WHAT TO PRODUCE
Your task is to output all the records below, word for word.

RECORD EXTRACTS

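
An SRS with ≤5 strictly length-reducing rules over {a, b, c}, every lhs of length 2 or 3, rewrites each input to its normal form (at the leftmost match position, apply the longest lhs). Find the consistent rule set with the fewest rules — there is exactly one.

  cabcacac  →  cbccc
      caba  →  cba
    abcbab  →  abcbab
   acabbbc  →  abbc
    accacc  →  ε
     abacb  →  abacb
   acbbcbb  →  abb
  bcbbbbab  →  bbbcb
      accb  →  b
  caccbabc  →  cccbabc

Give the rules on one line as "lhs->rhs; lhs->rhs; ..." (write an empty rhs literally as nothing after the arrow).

  | cabcacac => cbcacac => cbccac => cbccc
  | caba => cba
  | abcbab
  | acabbbc => acbbbc => abbc

acc->; bba->bc; ca->c; cbb->b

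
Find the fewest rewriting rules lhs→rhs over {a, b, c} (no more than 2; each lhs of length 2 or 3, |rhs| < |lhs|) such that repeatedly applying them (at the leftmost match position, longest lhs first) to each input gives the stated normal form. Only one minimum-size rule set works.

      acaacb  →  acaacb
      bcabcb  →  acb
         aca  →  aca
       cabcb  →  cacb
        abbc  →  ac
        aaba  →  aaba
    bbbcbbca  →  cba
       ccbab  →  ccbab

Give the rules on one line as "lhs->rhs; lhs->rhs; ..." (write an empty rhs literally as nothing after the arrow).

  | acaacb
  | bcabcb => abcb => acb
  | aca
  | cabcb => cacb

bc->c; bca->a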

PROBLEM SOLUTION
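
An SRS with ≤5 strictly length-reducing rules over {a, b, c}, every lhs of length 2 or 3, rewrites each input to its normal form (at the leftmost match position, apply the longest lhs). Find the consistent rule set with the fewest rules — there is exactly one.

  cabcacac  →  cbccc
      caba  →  cba
    abcbab  →  abcbab
   acabbbc  →  abbc
    accacc  →  ε
     abacb  →  abacb
   acbbcbb  →  abb
  bcbbbbab  →  bbbcb
      accb  →  b
  caccbabc  →  cccbabc

Give the rules on one line as "lhs->rhs; lhs->rhs; ..." (write an empty rhs literally as nothing after the arrow).

  | cabcacac => cbcacac => cbccac => cbccc
  | caba => cba
  | abcbab
  | acabbbc => acbbbc => abbc

acc->; bba->bc; ca->c; cbb->b

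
Find the fewest rewriting rules lhs→rhs over {a, b, c} (no more than 2; each lhs of length 2 or 3, |rhs| < |lhs|) such that repeatedly applying them (at the leftmost match position, longest lhs first) to each input gives the stated normal form. Only one minimum-size rule set works.

      acaacb  →  acaacb
      bcabcb  →  acb
         aca  →  aca
       cabcb  →  cacb
        abbc  →  ac
        aaba  →  aaba
    bbbcbbca  →  cba
       ccbab  →  ccbab

Give the rules on one line as "lhs->rhs; lhs->rhs; ..." (write an empty rhs literally as nothing after the arrow).

  | acaacb
  | bcabcb => abcb => acb
  | aca
  | cabcb => cacb

bc->c; bca->a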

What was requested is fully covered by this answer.